Exercise instructions:
Would you set down each line of the data below exactly?

Dataset entries
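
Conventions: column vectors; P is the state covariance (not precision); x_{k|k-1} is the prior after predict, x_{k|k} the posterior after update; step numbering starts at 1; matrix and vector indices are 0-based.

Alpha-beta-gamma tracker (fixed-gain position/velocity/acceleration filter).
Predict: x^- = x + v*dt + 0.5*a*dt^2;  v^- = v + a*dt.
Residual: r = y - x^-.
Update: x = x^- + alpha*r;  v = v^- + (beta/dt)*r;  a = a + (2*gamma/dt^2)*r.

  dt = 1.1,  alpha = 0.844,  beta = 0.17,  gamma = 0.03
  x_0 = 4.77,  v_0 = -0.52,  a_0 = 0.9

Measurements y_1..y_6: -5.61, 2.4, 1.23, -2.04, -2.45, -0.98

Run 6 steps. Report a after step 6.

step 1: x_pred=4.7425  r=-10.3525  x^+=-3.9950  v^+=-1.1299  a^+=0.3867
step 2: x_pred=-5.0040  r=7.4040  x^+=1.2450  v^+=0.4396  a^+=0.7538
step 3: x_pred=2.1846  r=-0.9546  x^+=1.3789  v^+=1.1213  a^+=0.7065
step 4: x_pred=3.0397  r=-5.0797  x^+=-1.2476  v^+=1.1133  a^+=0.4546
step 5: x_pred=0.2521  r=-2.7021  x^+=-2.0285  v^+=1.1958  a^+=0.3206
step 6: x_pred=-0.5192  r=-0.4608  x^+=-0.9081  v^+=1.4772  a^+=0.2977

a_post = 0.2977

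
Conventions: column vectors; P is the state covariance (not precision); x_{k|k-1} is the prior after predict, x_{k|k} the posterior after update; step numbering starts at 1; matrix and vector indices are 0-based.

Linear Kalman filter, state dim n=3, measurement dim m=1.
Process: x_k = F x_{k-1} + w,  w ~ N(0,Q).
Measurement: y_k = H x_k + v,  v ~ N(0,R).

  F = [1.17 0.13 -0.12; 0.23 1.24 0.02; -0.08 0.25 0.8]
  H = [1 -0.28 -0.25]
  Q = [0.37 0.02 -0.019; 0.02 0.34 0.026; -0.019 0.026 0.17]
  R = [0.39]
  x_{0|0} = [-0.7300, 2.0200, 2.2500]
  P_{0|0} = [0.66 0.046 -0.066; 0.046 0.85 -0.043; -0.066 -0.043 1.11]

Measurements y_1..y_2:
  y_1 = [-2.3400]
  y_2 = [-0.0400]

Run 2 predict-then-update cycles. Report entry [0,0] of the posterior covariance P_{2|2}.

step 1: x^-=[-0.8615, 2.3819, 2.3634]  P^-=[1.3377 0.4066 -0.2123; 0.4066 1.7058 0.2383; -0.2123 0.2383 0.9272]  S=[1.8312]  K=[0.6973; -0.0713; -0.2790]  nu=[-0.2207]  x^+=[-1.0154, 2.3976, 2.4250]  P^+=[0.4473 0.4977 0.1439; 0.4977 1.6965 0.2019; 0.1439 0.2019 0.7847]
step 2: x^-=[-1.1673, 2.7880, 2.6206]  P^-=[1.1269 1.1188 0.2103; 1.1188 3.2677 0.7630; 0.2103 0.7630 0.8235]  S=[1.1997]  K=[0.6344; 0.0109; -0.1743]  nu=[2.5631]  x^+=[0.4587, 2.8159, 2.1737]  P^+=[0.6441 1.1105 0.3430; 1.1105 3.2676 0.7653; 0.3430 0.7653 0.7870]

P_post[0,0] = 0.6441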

Output for this exercise:
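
Conventions: column vectors; P is the state covariance (not precision); x_{k|k-1} is the prior after predict, x_{k|k} the posterior after update; step numbering starts at 1; matrix and vector indices are 0-based.

Alpha-beta-gamma tracker (fixed-gain position/velocity/acceleration filter).
Predict: x^- = x + v*dt + 0.5*a*dt^2;  v^- = v + a*dt.
Residual: r = y - x^-.
Update: x = x^- + alpha*r;  v = v^- + (beta/dt)*r;  a = a + (2*gamma/dt^2)*r.

  dt = 1.1,  alpha = 0.844,  beta = 0.17,  gamma = 0.03
  x_0 = 4.77,  v_0 = -0.52,  a_0 = 0.9

Measurements y_1..y_6: -5.61, 2.4, 1.23, -2.04, -2.45, -0.98

Run 6 steps. Report a after step 6.

step 1: x_pred=4.7425  r=-10.3525  x^+=-3.9950  v^+=-1.1299  a^+=0.3867
step 2: x_pred=-5.0040  r=7.4040  x^+=1.2450  v^+=0.4396  a^+=0.7538
step 3: x_pred=2.1846  r=-0.9546  x^+=1.3789  v^+=1.1213  a^+=0.7065
step 4: x_pred=3.0397  r=-5.0797  x^+=-1.2476  v^+=1.1133  a^+=0.4546
step 5: x_pred=0.2521  r=-2.7021  x^+=-2.0285  v^+=1.1958  a^+=0.3206
step 6: x_pred=-0.5192  r=-0.4608  x^+=-0.9081  v^+=1.4772  a^+=0.2977

a_post = 0.2977

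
Conventions: column vectors; P is the state covariance (not precision); x_{k|k-1} is the prior after predict, x_{k|k} the posterior after update; step numbering starts at 1; matrix and vector indices are 0-based.

Linear Kalman filter, state dim n=3, measurement dim m=1.
Process: x_k = F x_{k-1} + w,  w ~ N(0,Q).
Measurement: y_k = H x_k + v,  v ~ N(0,R).

  F = [1.17 0.13 -0.12; 0.23 1.24 0.02; -0.08 0.25 0.8]
  H = [1 -0.28 -0.25]
  Q = [0.37 0.02 -0.019; 0.02 0.34 0.026; -0.019 0.026 0.17]
  R = [0.39]
  x_{0|0} = [-0.7300, 2.0200, 2.2500]
  P_{0|0} = [0.66 0.046 -0.066; 0.046 0.85 -0.043; -0.066 -0.043 1.11]

Measurements y_1..y_2:
  y_1 = [-2.3400]
  y_2 = [-0.0400]

Run 2 predict-then-update cycles. Report entry [0,0] of the posterior covariance P_{2|2}.

step 1: x^-=[-0.8615, 2.3819, 2.3634]  P^-=[1.3377 0.4066 -0.2123; 0.4066 1.7058 0.2383; -0.2123 0.2383 0.9272]  S=[1.8312]  K=[0.6973; -0.0713; -0.2790]  nu=[-0.2207]  x^+=[-1.0154, 2.3976, 2.4250]  P^+=[0.4473 0.4977 0.1439; 0.4977 1.6965 0.2019; 0.1439 0.2019 0.7847]
step 2: x^-=[-1.1673, 2.7880, 2.6206]  P^-=[1.1269 1.1188 0.2103; 1.1188 3.2677 0.7630; 0.2103 0.7630 0.8235]  S=[1.1997]  K=[0.6344; 0.0109; -0.1743]  nu=[2.5631]  x^+=[0.4587, 2.8159, 2.1737]  P^+=[0.6441 1.1105 0.3430; 1.1105 3.2676 0.7653; 0.3430 0.7653 0.7870]

P_post[0,0] = 0.6441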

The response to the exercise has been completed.